▶ _Saved data entries_
"""

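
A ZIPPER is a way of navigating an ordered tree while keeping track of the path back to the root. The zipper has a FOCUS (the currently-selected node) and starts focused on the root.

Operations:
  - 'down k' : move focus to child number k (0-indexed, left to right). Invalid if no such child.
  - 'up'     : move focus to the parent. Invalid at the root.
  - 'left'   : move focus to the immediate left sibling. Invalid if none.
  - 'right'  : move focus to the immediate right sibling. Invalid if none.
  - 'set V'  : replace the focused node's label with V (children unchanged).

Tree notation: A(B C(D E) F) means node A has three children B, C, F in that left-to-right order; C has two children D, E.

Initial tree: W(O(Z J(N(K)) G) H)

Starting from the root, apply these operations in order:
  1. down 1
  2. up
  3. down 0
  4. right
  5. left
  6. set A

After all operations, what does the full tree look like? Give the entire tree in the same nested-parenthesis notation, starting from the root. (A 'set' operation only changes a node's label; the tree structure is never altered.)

Answer: W(A(Z J(N(K)) G) H)

Derivation:
Step 1 (down 1): focus=H path=1 depth=1 children=[] left=['O'] right=[] parent=W
Step 2 (up): focus=W path=root depth=0 children=['O', 'H'] (at root)
Step 3 (down 0): focus=O path=0 depth=1 children=['Z', 'J', 'G'] left=[] right=['H'] parent=W
Step 4 (right): focus=H path=1 depth=1 children=[] left=['O'] right=[] parent=W
Step 5 (left): focus=O path=0 depth=1 children=['Z', 'J', 'G'] left=[] right=['H'] parent=W
Step 6 (set A): focus=A path=0 depth=1 children=['Z', 'J', 'G'] left=[] right=['H'] parent=W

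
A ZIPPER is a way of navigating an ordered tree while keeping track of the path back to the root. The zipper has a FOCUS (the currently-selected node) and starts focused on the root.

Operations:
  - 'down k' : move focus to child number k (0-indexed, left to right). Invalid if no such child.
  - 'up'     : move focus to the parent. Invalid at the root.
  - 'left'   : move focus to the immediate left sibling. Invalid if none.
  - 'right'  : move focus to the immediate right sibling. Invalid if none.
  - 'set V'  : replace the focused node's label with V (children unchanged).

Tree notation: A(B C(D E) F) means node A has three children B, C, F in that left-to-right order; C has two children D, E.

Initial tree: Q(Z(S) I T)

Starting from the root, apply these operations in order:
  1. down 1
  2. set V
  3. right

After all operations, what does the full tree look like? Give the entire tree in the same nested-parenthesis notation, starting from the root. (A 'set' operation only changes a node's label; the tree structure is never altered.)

Answer: Q(Z(S) V T)

Derivation:
Step 1 (down 1): focus=I path=1 depth=1 children=[] left=['Z'] right=['T'] parent=Q
Step 2 (set V): focus=V path=1 depth=1 children=[] left=['Z'] right=['T'] parent=Q
Step 3 (right): focus=T path=2 depth=1 children=[] left=['Z', 'V'] right=[] parent=Q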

"""

▶ _What the task requires_
Without altering a single word, transcribe the entries above.

▶ _Your response_
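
A ZIPPER is a way of navigating an ordered tree while keeping track of the path back to the root. The zipper has a FOCUS (the currently-selected node) and starts focused on the root.

Operations:
  - 'down k' : move focus to child number k (0-indexed, left to right). Invalid if no such child.
  - 'up'     : move focus to the parent. Invalid at the root.
  - 'left'   : move focus to the immediate left sibling. Invalid if none.
  - 'right'  : move focus to the immediate right sibling. Invalid if none.
  - 'set V'  : replace the focused node's label with V (children unchanged).

Tree notation: A(B C(D E) F) means node A has three children B, C, F in that left-to-right order; C has two children D, E.

Initial tree: W(O(Z J(N(K)) G) H)

Starting from the root, apply these operations in order:
  1. down 1
  2. up
  3. down 0
  4. right
  5. left
  6. set A

After all operations, what does the full tree look like? Give the entire tree in the same nested-parenthesis notation, starting from the root. (A 'set' operation only changes a node's label; the tree structure is never altered.)

Answer: W(A(Z J(N(K)) G) H)

Derivation:
Step 1 (down 1): focus=H path=1 depth=1 children=[] left=['O'] right=[] parent=W
Step 2 (up): focus=W path=root depth=0 children=['O', 'H'] (at root)
Step 3 (down 0): focus=O path=0 depth=1 children=['Z', 'J', 'G'] left=[] right=['H'] parent=W
Step 4 (right): focus=H path=1 depth=1 children=[] left=['O'] right=[] parent=W
Step 5 (left): focus=O path=0 depth=1 children=['Z', 'J', 'G'] left=[] right=['H'] parent=W
Step 6 (set A): focus=A path=0 depth=1 children=['Z', 'J', 'G'] left=[] right=['H'] parent=W

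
A ZIPPER is a way of navigating an ordered tree while keeping track of the path back to the root. The zipper has a FOCUS (the currently-selected node) and starts focused on the root.

Operations:
  - 'down k' : move focus to child number k (0-indexed, left to right). Invalid if no such child.
  - 'up'     : move focus to the parent. Invalid at the root.
  - 'left'   : move focus to the immediate left sibling. Invalid if none.
  - 'right'  : move focus to the immediate right sibling. Invalid if none.
  - 'set V'  : replace the focused node's label with V (children unchanged).

Tree notation: A(B C(D E) F) means node A has three children B, C, F in that left-to-right order; C has two children D, E.

Initial tree: Q(Z(S) I T)

Starting from the root, apply these operations in order:
  1. down 1
  2. set V
  3. right

After all operations, what does the full tree look like? Give the entire tree in the same nested-parenthesis notation, starting from the root. (A 'set' operation only changes a node's label; the tree structure is never altered.)

Answer: Q(Z(S) V T)

Derivation:
Step 1 (down 1): focus=I path=1 depth=1 children=[] left=['Z'] right=['T'] parent=Q
Step 2 (set V): focus=V path=1 depth=1 children=[] left=['Z'] right=['T'] parent=Q
Step 3 (right): focus=T path=2 depth=1 children=[] left=['Z', 'V'] right=[] parent=Q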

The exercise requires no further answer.